> **Data under study**:
• • •
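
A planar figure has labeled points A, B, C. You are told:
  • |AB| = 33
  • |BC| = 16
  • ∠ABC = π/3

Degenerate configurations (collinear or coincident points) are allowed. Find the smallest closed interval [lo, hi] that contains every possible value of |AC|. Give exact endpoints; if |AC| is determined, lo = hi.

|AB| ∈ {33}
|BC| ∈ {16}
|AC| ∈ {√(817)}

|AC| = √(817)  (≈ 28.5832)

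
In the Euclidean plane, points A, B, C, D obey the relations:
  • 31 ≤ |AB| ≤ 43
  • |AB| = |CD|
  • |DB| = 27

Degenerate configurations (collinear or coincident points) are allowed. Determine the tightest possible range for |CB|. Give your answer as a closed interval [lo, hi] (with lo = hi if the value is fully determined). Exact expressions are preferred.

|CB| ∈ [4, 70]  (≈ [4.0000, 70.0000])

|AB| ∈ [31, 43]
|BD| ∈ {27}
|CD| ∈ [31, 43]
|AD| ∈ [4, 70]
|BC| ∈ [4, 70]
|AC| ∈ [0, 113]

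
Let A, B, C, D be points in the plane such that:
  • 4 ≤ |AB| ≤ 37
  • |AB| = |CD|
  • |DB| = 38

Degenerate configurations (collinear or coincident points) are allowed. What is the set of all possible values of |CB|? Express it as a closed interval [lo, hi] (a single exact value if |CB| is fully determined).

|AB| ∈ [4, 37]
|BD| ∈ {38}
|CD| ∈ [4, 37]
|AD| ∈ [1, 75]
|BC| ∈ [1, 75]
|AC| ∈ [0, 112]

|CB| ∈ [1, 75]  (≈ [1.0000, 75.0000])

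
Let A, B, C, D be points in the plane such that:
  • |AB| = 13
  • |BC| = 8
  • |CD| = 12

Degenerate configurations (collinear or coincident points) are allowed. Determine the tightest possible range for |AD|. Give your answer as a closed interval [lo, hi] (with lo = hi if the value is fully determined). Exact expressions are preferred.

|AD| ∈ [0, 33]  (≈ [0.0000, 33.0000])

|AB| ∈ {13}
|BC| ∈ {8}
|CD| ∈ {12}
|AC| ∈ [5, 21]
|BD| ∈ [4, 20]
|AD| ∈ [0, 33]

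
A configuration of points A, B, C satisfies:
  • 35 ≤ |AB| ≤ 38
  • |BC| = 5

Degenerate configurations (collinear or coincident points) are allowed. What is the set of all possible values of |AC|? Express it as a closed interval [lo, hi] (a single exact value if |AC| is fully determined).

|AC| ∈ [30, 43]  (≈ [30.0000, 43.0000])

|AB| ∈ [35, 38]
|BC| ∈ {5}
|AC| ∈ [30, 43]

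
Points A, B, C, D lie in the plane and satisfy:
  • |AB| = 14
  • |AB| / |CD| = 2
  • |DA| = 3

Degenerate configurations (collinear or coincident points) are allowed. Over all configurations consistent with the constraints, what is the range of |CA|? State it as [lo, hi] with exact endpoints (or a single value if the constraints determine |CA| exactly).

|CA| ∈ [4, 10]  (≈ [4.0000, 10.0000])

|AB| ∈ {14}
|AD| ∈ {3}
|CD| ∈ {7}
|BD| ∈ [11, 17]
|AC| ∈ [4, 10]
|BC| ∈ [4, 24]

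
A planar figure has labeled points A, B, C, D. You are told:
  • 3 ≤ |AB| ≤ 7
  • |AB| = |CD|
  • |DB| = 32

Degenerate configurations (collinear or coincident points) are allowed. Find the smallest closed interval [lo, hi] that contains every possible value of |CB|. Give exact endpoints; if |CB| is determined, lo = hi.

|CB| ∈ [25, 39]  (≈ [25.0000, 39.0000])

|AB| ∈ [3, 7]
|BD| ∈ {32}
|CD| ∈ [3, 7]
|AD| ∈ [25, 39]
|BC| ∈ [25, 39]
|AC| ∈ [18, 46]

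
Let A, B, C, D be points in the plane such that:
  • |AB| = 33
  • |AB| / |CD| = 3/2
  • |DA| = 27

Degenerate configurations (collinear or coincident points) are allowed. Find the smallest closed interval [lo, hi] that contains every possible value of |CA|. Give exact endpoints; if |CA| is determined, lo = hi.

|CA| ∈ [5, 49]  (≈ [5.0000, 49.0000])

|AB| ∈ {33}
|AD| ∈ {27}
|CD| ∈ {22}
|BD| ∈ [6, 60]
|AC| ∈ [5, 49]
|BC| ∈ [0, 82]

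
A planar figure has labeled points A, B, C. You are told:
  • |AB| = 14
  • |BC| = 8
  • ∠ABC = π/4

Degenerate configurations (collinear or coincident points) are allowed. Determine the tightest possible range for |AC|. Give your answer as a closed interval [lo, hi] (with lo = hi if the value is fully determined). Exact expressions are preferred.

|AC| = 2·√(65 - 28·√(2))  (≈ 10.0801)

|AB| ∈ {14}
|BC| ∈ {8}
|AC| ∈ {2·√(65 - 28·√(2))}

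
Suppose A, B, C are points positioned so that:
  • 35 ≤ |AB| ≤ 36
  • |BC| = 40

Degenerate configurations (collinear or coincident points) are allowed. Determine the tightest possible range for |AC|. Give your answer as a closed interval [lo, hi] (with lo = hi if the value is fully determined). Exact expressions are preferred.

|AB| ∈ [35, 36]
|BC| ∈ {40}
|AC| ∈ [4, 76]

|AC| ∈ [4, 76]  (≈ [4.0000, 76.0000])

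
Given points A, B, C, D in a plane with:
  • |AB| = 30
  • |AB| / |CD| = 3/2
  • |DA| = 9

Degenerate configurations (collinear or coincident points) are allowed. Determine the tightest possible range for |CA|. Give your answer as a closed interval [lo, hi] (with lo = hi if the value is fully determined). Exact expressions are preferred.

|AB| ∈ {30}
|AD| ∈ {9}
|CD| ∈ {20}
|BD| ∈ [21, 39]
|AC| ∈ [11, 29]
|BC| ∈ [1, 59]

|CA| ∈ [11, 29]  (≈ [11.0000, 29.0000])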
• • •
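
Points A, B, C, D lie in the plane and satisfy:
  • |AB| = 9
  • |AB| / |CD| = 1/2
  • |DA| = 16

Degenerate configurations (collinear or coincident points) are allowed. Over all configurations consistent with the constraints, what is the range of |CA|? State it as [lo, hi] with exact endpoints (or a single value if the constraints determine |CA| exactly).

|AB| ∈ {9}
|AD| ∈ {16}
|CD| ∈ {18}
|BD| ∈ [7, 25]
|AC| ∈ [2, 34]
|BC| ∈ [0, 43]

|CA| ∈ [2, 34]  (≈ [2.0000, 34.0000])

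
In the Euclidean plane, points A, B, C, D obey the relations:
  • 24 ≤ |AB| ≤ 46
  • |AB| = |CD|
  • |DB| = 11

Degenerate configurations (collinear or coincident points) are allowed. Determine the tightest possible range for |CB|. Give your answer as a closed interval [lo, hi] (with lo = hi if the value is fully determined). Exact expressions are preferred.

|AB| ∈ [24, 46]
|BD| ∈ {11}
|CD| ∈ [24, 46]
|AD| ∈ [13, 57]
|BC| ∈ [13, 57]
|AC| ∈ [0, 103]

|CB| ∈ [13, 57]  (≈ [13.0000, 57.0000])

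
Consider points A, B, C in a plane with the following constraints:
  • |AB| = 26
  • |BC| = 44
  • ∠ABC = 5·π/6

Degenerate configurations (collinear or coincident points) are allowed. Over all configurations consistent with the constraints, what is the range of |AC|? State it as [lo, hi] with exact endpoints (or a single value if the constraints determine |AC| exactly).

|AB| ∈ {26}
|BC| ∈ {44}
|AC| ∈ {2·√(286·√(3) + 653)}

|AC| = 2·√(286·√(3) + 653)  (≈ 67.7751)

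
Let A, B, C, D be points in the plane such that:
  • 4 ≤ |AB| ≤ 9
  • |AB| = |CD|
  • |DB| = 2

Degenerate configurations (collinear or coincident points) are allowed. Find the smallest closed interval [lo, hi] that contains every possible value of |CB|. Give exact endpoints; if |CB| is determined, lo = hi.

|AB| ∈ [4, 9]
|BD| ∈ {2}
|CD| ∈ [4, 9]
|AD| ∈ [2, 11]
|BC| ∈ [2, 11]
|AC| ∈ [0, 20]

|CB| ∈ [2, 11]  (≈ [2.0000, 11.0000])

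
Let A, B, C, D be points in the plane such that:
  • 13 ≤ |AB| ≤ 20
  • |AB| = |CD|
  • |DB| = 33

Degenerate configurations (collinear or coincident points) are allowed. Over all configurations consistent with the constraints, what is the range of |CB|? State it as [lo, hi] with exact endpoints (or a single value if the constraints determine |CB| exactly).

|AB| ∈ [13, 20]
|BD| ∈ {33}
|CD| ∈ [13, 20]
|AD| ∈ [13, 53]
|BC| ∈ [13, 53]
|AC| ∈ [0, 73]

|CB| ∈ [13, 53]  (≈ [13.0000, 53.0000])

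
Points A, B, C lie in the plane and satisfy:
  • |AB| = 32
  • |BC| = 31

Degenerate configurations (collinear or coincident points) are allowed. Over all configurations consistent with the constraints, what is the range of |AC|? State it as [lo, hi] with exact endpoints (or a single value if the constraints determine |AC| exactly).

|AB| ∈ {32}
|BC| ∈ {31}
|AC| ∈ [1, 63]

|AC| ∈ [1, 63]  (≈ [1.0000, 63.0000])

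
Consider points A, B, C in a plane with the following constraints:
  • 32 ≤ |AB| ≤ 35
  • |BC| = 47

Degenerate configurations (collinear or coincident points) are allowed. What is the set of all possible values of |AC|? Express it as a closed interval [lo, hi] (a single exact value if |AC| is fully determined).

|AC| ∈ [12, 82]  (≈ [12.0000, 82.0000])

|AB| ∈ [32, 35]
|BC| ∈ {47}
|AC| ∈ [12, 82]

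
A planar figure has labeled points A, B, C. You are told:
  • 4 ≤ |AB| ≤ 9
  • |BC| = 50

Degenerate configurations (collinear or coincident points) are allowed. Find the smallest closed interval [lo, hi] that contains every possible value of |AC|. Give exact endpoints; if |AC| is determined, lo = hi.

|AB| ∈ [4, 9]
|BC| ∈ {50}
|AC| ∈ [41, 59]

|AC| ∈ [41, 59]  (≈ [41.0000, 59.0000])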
• • •
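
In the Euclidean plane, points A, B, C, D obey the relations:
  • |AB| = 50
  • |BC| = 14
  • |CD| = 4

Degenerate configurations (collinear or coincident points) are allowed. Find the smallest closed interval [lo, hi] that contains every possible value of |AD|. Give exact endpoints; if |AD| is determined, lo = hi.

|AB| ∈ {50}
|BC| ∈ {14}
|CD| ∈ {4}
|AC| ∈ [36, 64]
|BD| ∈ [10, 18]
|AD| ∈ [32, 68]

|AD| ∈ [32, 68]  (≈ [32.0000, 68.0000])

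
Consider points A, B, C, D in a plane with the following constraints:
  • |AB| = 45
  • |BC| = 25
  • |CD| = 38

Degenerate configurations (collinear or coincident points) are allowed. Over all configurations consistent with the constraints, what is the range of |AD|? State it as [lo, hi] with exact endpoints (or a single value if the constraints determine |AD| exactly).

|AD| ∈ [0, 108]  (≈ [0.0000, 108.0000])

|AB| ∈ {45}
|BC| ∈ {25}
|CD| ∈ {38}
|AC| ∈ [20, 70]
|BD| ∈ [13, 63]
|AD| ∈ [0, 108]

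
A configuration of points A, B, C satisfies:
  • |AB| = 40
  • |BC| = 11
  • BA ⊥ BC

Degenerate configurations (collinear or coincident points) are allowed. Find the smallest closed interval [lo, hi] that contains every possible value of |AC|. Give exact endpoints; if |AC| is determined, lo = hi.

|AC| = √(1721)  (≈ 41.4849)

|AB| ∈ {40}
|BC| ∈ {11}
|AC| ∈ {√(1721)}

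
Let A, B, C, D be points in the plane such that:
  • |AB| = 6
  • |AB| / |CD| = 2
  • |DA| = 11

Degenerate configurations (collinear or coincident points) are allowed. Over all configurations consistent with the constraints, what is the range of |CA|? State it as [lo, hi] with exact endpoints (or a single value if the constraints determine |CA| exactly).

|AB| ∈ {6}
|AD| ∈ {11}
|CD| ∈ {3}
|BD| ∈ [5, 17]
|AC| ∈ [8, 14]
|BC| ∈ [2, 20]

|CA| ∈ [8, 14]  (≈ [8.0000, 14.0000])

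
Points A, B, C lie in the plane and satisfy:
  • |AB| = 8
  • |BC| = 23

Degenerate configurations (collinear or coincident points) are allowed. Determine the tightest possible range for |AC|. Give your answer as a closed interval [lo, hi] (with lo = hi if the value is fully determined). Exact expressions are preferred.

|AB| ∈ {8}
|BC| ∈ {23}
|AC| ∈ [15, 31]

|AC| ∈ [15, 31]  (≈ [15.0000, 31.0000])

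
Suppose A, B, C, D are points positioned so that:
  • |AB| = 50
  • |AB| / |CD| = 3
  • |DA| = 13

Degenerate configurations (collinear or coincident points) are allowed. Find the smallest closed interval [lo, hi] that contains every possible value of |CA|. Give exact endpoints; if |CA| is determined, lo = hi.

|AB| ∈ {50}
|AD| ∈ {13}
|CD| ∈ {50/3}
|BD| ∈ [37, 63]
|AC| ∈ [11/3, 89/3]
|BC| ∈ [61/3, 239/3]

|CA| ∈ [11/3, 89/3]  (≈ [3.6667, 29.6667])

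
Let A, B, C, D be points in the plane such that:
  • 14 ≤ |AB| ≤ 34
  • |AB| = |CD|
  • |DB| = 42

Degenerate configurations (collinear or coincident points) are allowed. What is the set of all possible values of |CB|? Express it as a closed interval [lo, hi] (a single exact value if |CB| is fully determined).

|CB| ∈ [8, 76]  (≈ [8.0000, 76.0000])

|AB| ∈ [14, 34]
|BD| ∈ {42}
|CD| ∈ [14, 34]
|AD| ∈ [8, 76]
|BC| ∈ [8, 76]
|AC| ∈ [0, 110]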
• • •
> **About this task**: Please state how many lines in the listing hold the string "Suppose", giving the number alone.

> **Expected answer**: 2